[Records for this task Boundary: Start]
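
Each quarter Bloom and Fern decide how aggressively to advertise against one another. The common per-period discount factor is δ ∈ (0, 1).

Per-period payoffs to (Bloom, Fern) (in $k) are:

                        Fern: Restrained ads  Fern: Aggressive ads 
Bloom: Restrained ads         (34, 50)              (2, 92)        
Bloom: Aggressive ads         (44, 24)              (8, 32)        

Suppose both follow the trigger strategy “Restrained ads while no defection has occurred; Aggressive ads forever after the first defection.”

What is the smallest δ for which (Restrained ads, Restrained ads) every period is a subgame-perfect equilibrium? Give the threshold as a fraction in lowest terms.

7/10

Bloom's threshold: (44−34)/(44−8) = 5/18.
Fern's threshold: (92−50)/(92−32) = 7/10.
5/18 < 7/10, so Fern binds and δ* = 7/10.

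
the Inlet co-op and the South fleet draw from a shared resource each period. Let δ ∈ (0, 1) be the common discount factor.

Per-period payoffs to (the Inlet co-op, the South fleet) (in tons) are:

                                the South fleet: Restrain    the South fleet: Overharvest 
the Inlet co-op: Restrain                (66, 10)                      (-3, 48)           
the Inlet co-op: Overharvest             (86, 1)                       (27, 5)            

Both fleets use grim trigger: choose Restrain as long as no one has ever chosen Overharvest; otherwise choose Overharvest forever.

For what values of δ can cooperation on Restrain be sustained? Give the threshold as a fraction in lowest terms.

38/43

the Inlet co-op: cooperation gives 66 each period; deviation gives 86 once then 27 forever.
  66/(1−δ) ≥ 86 + 27δ/(1−δ) ⇒ δ ≥ 20/59.
the South fleet: cooperation gives 10 each period; deviation gives 48 once then 5 forever.
  δ ≥ 38/43.
Both must hold, so the binding constraint is the South fleet's: δ ≥ 38/43.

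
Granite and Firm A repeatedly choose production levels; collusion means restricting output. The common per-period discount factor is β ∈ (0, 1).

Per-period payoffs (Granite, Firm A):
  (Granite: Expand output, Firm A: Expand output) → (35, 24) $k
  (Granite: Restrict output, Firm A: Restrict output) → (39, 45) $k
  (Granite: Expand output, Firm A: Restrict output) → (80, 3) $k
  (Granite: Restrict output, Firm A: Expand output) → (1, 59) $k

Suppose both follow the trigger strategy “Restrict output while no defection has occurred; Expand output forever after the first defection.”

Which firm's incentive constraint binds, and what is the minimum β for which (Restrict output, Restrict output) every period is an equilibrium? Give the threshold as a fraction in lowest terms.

Granite; β ≥ 41/45

Granite's threshold: (80−39)/(80−35) = 41/45.
Firm A's threshold: (59−45)/(59−24) = 2/5.
41/45 > 2/5, so Granite binds and β* = 41/45.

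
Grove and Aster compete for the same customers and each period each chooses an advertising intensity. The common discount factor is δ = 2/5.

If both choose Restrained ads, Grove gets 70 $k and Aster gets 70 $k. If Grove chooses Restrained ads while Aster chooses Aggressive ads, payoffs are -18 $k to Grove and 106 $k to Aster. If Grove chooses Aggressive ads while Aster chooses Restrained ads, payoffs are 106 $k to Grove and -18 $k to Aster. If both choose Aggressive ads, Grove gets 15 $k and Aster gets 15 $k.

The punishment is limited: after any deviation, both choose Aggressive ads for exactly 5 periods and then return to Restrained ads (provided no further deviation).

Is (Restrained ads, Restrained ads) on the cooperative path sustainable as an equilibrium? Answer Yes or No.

Comparing payoff streams over the 6 periods until play realigns: cooperate → 70(1+δ+…+δ^5); deviate → 106 + 15(δ+…+δ^5).
Cooperation is sustained iff (70−15)(δ+…+δ^5) ≥ 106−70.
δ+…+δ^5 = 2/5·(1−(2/5)^5)/(1−2/5) = 0.6598, and (106−70)/(70−15) = 0.6545.
0.6598 ≥ 0.6545, so cooperation is sustainable.

Yes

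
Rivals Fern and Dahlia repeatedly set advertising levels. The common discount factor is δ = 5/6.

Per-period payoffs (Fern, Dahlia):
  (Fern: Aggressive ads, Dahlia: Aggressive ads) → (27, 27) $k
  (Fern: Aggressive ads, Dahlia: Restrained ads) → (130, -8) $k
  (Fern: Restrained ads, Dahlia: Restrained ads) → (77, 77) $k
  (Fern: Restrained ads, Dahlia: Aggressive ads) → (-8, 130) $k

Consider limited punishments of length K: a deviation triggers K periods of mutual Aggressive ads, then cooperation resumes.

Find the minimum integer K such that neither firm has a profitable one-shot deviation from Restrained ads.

IC: δ(1−δ^K)/(1−δ) ≥ (130−77)/(77−27) = 53/50.
With δ = 5/6: need 1 − δ^K ≥ 53/50·(1−5/6)/(5/6), i.e. δ^K ≤ 0.7880.
Since (5/6)^1 = 0.8333 and (5/6)^2 = 0.6944, the smallest such K is 2.

2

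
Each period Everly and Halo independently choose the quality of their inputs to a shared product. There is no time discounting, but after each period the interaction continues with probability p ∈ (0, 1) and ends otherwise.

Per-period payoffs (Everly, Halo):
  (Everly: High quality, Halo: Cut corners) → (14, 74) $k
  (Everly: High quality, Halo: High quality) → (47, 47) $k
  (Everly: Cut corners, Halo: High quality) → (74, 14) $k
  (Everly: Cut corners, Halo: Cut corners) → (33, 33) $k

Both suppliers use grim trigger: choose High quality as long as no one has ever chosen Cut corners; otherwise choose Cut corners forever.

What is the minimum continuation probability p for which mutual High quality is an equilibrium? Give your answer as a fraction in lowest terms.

27/41

With no time discounting, the continuation probability p plays the role of the discount factor.
Grim-trigger IC: 47/(1−p) ≥ 74 + 33p/(1−p) ⇒ p ≥ (74−47)/(74−33) = 27/41.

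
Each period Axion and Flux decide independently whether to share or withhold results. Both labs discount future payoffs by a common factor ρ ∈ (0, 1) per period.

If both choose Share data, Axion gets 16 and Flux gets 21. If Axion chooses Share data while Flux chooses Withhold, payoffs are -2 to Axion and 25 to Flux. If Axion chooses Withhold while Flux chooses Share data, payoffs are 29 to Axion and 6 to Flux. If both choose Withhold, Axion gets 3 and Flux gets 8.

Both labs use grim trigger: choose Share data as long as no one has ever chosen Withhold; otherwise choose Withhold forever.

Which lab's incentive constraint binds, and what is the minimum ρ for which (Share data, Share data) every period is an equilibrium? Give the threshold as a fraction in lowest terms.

Axion; ρ ≥ 1/2

Axion's threshold: (29−16)/(29−3) = 1/2.
Flux's threshold: (25−21)/(25−8) = 4/17.
1/2 > 4/17, so Axion binds and ρ* = 1/2.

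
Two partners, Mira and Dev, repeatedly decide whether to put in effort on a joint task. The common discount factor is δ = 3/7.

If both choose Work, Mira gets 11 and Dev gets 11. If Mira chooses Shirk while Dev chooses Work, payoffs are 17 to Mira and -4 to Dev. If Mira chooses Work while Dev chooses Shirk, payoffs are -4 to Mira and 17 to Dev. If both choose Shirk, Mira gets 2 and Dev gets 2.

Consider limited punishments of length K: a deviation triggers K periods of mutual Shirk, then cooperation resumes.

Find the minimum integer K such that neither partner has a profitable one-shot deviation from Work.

Need Σ_{k=1}^{K} δ^k ≥ (17−11)/(11−2) = 0.6667 at δ = 3/7.
At K = 2 the sum is 0.6122 < 0.6667; at K = 3 it is 0.6910 ≥ 0.6667.
So the minimum punishment length is K = 3.

3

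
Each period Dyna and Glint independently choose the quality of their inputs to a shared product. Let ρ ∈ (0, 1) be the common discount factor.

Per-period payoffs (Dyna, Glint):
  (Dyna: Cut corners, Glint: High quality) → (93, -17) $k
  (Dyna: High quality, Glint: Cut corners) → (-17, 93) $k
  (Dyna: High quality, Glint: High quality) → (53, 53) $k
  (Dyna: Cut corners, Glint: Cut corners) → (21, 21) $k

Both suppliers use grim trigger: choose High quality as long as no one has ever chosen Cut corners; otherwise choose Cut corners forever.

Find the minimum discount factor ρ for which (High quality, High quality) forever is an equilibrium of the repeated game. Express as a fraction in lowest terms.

Cooperation forever yields 53 each period: 53/(1−ρ).
Deviating yields 93 once, then 21 forever: 93 + 21ρ/(1−ρ).
No profitable deviation requires 53/(1−ρ) ≥ 93 + 21ρ/(1−ρ).
Multiplying by (1−ρ): 53 ≥ 93(1−ρ) + 21ρ = 93 − 72ρ.
So 72ρ ≥ 40, i.e. ρ ≥ 40/72 = 5/9.

5/9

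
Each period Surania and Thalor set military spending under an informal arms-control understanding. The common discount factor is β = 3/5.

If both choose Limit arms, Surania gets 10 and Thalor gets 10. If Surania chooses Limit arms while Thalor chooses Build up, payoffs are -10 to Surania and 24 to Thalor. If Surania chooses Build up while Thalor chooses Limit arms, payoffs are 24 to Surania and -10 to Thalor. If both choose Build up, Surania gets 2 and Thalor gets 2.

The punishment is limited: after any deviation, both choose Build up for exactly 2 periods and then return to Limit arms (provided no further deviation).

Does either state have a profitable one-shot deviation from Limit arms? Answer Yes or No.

Comparing payoff streams over the 3 periods until play realigns: cooperate → 10(1+β+…+β^2); deviate → 24 + 2(β+…+β^2).
Cooperation is sustained iff (10−2)(β+…+β^2) ≥ 24−10.
β+…+β^2 = 3/5·(1−(3/5)^2)/(1−3/5) = 0.9600, and (24−10)/(10−2) = 1.7500.
0.9600 < 1.7500, so cooperation is not sustainable.

Yes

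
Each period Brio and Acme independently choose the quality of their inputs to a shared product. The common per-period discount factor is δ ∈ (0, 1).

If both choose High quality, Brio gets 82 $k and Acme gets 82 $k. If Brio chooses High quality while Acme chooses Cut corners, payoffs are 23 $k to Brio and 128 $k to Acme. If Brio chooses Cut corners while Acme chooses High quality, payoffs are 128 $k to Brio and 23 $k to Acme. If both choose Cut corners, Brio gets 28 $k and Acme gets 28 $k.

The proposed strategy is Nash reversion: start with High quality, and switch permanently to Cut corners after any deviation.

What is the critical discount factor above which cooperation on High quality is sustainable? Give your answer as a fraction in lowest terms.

82/(1−δ) ≥ 128 + 28δ/(1−δ)
82 ≥ 128 − 100δ
δ ≥ 46/100 = 23/50.

23/50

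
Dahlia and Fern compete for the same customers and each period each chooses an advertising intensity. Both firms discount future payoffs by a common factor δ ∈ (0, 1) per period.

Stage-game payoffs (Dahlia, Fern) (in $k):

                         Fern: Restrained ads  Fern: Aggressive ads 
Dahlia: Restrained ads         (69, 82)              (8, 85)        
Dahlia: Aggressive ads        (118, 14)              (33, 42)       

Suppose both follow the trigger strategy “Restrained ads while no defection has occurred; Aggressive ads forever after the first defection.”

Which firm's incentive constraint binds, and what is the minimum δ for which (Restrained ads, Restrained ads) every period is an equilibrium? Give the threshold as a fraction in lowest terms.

Dahlia; δ ≥ 49/85

For Dahlia: deviation gain 118−69 = 49, per-period punishment loss 69−33 = 36. IC gives δ ≥ 49/85.
For Fern: gain 3, loss 40 per period, so δ ≥ 3/43.
The tighter constraint is Dahlia's, so cooperation needs δ ≥ 49/85.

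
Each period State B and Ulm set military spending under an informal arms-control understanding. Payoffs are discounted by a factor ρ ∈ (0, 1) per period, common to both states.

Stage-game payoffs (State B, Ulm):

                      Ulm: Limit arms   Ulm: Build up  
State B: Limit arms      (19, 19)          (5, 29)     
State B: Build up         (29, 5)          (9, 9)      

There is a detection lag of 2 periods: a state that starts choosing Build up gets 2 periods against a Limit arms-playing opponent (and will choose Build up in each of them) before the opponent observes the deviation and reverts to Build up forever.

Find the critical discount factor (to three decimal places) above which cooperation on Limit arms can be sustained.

The best deviation is to choose Build up for all 2 undetected periods, earning 29 each, then 9 forever once detected.
Deviation value: 29(1−ρ^2)/(1−ρ) + 9ρ^2/(1−ρ); cooperation value: 19/(1−ρ).
IC: 19 ≥ 29(1−ρ^2) + 9ρ^2 = 29 − 20ρ^2.
So ρ^2 ≥ 10/20 = 1/2, giving ρ ≥ (1/2)^(1/2) ≈ 0.707.

0.707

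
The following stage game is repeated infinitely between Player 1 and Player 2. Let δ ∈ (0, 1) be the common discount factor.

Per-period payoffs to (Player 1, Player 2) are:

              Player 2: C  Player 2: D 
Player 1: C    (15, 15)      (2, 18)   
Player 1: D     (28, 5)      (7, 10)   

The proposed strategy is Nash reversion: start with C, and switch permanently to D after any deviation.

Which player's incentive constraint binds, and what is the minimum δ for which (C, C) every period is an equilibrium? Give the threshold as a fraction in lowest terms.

Player 1; δ ≥ 13/21

Player 1's threshold: (28−15)/(28−7) = 13/21.
Player 2's threshold: (18−15)/(18−10) = 3/8.
13/21 > 3/8, so Player 1 binds and δ* = 13/21.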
[Records for this task Boundary: End]
■ What the exercise asks
What you give back should be only the lines of the records above, starting at the line with "Granite and Firm" and ending at the line with "ads (provided no further deviation).", restated word for word.

■ Task output
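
Granite and Firm A repeatedly choose production levels; collusion means restricting output. The common per-period discount factor is β ∈ (0, 1).

Per-period payoffs (Granite, Firm A):
  (Granite: Expand output, Firm A: Expand output) → (35, 24) $k
  (Granite: Restrict output, Firm A: Restrict output) → (39, 45) $k
  (Granite: Expand output, Firm A: Restrict output) → (80, 3) $k
  (Granite: Restrict output, Firm A: Expand output) → (1, 59) $k

Suppose both follow the trigger strategy “Restrict output while no defection has occurred; Expand output forever after the first defection.”

Which firm's incentive constraint binds, and what is the minimum β for which (Restrict output, Restrict output) every period is an equilibrium? Give the threshold as a fraction in lowest terms.

Granite; β ≥ 41/45

Granite's threshold: (80−39)/(80−35) = 41/45.
Firm A's threshold: (59−45)/(59−24) = 2/5.
41/45 > 2/5, so Granite binds and β* = 41/45.

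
Grove and Aster compete for the same customers and each period each chooses an advertising intensity. The common discount factor is δ = 2/5.

If both choose Restrained ads, Grove gets 70 $k and Aster gets 70 $k. If Grove chooses Restrained ads while Aster chooses Aggressive ads, payoffs are -18 $k to Grove and 106 $k to Aster. If Grove chooses Aggressive ads while Aster chooses Restrained ads, payoffs are 106 $k to Grove and -18 $k to Aster. If both choose Aggressive ads, Grove gets 15 $k and Aster gets 15 $k.

The punishment is limited: after any deviation, both choose Aggressive ads for exactly 5 periods and then return to Restrained ads (provided no further deviation).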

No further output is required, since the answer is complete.